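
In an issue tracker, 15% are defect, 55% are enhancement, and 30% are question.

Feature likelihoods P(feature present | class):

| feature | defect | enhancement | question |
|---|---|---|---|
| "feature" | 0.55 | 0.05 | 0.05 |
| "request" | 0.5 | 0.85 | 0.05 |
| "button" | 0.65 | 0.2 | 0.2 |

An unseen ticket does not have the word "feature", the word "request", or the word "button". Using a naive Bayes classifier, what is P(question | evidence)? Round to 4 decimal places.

0.7440

defect: 0.15 × (1−0.55) × (1−0.5) × (1−0.65) = 0.0118125
enhancement: 0.55 × (1−0.05) × (1−0.85) × (1−0.2) = 0.0627
question: 0.3 × (1−0.05) × (1−0.05) × (1−0.2) = 0.2166
P(question | x) = 0.2166 / 0.2911125 ≈ 0.7440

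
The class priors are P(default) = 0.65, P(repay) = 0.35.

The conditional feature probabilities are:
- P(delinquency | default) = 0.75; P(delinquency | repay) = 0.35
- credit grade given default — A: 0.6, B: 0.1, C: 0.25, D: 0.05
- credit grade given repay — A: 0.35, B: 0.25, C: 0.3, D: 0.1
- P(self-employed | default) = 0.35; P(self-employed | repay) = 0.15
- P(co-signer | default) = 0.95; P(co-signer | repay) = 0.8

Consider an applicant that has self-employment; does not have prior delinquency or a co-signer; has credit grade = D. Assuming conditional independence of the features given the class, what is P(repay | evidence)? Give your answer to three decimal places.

default: 0.65 × (1−0.75) × 0.05 × 0.35 × (1−0.95) = 0.0001421875
repay: 0.35 × (1−0.35) × 0.1 × 0.15 × (1−0.8) = 0.0006825
P(repay | x) = 0.0006825 / 0.0008246875 ≈ 0.828

0.828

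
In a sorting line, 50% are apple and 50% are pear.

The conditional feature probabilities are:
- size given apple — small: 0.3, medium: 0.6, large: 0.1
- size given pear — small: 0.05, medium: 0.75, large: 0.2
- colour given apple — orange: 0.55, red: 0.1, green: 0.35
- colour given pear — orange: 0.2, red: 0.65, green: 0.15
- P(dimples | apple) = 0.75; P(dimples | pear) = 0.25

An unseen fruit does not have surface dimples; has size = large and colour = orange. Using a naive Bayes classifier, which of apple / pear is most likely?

apple: 0.5 × 0.1 × 0.55 × (1−0.75) = 0.006875
pear: 0.5 × 0.2 × 0.2 × (1−0.25) = 0.015
Highest score → pear.

pear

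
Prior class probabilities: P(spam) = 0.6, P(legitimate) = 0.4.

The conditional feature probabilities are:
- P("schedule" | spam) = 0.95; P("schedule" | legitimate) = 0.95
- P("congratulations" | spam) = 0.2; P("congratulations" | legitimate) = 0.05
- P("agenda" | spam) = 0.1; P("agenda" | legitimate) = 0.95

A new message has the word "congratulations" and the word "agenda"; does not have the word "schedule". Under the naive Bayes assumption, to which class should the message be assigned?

spam: 0.6 × (1−0.95) × 0.2 × 0.1 = 0.0006
legitimate: 0.4 × (1−0.95) × 0.05 × 0.95 = 0.00095
Highest score → legitimate.

legitimate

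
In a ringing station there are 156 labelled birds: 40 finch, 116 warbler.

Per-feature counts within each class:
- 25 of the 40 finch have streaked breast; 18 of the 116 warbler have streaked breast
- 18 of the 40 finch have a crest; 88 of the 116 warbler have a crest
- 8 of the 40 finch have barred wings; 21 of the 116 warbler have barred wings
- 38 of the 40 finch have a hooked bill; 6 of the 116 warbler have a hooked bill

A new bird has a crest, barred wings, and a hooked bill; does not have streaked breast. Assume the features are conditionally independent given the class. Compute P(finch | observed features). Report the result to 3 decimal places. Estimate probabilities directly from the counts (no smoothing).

finch: (40/156) × (15/40) × (18/40) × (8/40) × (38/40) ≈ 0.00822115
warbler: (116/156) × (98/116) × (88/116) × (21/116) × (6/116) ≈ 0.00446253
P(finch | x) = 0.00822115 / 0.01268368 ≈ 0.648

0.648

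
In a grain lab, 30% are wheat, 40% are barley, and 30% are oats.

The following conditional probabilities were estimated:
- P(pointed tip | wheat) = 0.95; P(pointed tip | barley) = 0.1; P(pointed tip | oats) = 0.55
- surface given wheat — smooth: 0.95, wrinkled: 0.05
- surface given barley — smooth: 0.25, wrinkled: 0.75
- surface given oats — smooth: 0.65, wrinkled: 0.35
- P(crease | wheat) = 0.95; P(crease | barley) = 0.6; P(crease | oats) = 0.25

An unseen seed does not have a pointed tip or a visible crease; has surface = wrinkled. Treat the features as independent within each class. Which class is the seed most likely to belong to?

wheat: 0.3 × (1−0.95) × 0.05 × (1−0.95) = 0.0000375
barley: 0.4 × (1−0.1) × 0.75 × (1−0.6) = 0.108
oats: 0.3 × (1−0.55) × 0.35 × (1−0.25) = 0.0354375
Highest score → barley.

barley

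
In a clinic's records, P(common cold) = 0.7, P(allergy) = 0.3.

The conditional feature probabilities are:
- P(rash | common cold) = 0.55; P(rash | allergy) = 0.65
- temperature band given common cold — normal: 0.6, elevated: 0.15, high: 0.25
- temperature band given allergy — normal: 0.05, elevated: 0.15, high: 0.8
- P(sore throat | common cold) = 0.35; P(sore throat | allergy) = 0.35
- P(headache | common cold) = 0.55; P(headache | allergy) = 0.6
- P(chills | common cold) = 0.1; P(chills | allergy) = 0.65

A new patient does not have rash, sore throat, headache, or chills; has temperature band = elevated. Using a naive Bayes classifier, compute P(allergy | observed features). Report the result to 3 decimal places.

common cold: 0.7 × (1−0.55) × 0.15 × (1−0.35) × (1−0.55) × (1−0.1) = 0.0124385625
allergy: 0.3 × (1−0.65) × 0.15 × (1−0.35) × (1−0.6) × (1−0.65) = 0.00143325
P(allergy | x) = 0.00143325 / 0.0138718125 ≈ 0.103

0.103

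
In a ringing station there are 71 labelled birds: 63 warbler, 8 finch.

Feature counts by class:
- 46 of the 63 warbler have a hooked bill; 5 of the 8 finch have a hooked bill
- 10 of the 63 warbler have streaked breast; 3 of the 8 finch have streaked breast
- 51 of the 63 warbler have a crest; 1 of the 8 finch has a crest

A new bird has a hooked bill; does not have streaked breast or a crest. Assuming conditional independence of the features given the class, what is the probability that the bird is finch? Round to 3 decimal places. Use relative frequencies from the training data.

warbler: (63/71) × (46/63) × (53/63) × (12/63) ≈ 0.103819
finch: (8/71) × (5/8) × (5/8) × (7/8) ≈ 0.0385123
P(finch | x) = 0.0385123 / 0.1423313 ≈ 0.271

0.271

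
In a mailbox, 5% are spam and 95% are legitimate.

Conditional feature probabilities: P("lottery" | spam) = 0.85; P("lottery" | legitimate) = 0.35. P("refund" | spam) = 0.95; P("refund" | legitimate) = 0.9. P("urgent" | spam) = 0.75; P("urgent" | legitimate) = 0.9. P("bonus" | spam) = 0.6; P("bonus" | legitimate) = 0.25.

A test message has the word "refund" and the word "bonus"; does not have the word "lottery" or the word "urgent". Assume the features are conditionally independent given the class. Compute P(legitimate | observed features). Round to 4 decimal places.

spam: 0.05 × (1−0.85) × 0.95 × (1−0.75) × 0.6 = 0.00106875
legitimate: 0.95 × (1−0.35) × 0.9 × (1−0.9) × 0.25 = 0.01389375
P(legitimate | x) = 0.01389375 / 0.0149625 ≈ 0.9286

0.9286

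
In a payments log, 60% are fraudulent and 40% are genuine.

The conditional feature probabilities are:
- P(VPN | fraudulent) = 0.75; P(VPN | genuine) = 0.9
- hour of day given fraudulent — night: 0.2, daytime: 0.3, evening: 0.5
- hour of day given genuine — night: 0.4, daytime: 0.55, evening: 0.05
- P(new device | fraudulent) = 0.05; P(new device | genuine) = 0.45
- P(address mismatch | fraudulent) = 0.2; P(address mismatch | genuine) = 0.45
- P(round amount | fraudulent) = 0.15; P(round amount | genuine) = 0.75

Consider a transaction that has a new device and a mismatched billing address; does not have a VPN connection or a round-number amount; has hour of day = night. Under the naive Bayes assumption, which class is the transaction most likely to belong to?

fraudulent: 0.6 × (1−0.75) × 0.2 × 0.05 × 0.2 × (1−0.15) = 0.000255
genuine: 0.4 × (1−0.9) × 0.4 × 0.45 × 0.45 × (1−0.75) = 0.00081
Highest score → genuine.

genuine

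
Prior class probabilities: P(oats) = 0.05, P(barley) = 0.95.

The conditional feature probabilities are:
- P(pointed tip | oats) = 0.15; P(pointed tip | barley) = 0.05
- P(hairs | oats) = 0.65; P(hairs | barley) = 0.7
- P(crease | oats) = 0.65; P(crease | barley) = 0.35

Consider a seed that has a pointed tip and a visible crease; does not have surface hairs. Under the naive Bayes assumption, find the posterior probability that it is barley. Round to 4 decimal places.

oats: 0.05 × 0.15 × (1−0.65) × 0.65 = 0.00170625
barley: 0.95 × 0.05 × (1−0.7) × 0.35 = 0.0049875
P(barley | x) = 0.0049875 / 0.00669375 ≈ 0.7451

0.7451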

===

EXERCISE BRIEF:
Extract exactly the leading lines of the data, stopping at and including the line with "- P(dimples |".

TASK OUTPUT:
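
In an issue tracker, 15% are defect, 55% are enhancement, and 30% are question.

Feature likelihoods P(feature present | class):

| feature | defect | enhancement | question |
|---|---|---|---|
| "feature" | 0.55 | 0.05 | 0.05 |
| "request" | 0.5 | 0.85 | 0.05 |
| "button" | 0.65 | 0.2 | 0.2 |

An unseen ticket does not have the word "feature", the word "request", or the word "button". Using a naive Bayes classifier, what is P(question | evidence)? Round to 4 decimal places.

0.7440

defect: 0.15 × (1−0.55) × (1−0.5) × (1−0.65) = 0.0118125
enhancement: 0.55 × (1−0.05) × (1−0.85) × (1−0.2) = 0.0627
question: 0.3 × (1−0.05) × (1−0.05) × (1−0.2) = 0.2166
P(question | x) = 0.2166 / 0.2911125 ≈ 0.7440

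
The class priors are P(default) = 0.65, P(repay) = 0.35.

The conditional feature probabilities are:
- P(delinquency | default) = 0.75; P(delinquency | repay) = 0.35
- credit grade given default — A: 0.6, B: 0.1, C: 0.25, D: 0.05
- credit grade given repay — A: 0.35, B: 0.25, C: 0.3, D: 0.1
- P(self-employed | default) = 0.35; P(self-employed | repay) = 0.15
- P(co-signer | default) = 0.95; P(co-signer | repay) = 0.8

Consider an applicant that has self-employment; does not have prior delinquency or a co-signer; has credit grade = D. Assuming conditional independence of the features given the class, what is P(repay | evidence)? Give your answer to three decimal places.

default: 0.65 × (1−0.75) × 0.05 × 0.35 × (1−0.95) = 0.0001421875
repay: 0.35 × (1−0.35) × 0.1 × 0.15 × (1−0.8) = 0.0006825
P(repay | x) = 0.0006825 / 0.0008246875 ≈ 0.828

0.828

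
In a sorting line, 50% are apple and 50% are pear.

The conditional feature probabilities are:
- size given apple — small: 0.3, medium: 0.6, large: 0.1
- size given pear — small: 0.05, medium: 0.75, large: 0.2
- colour given apple — orange: 0.55, red: 0.1, green: 0.35
- colour given pear — orange: 0.2, red: 0.65, green: 0.15
- P(dimples | apple) = 0.75; P(dimples | pear) = 0.25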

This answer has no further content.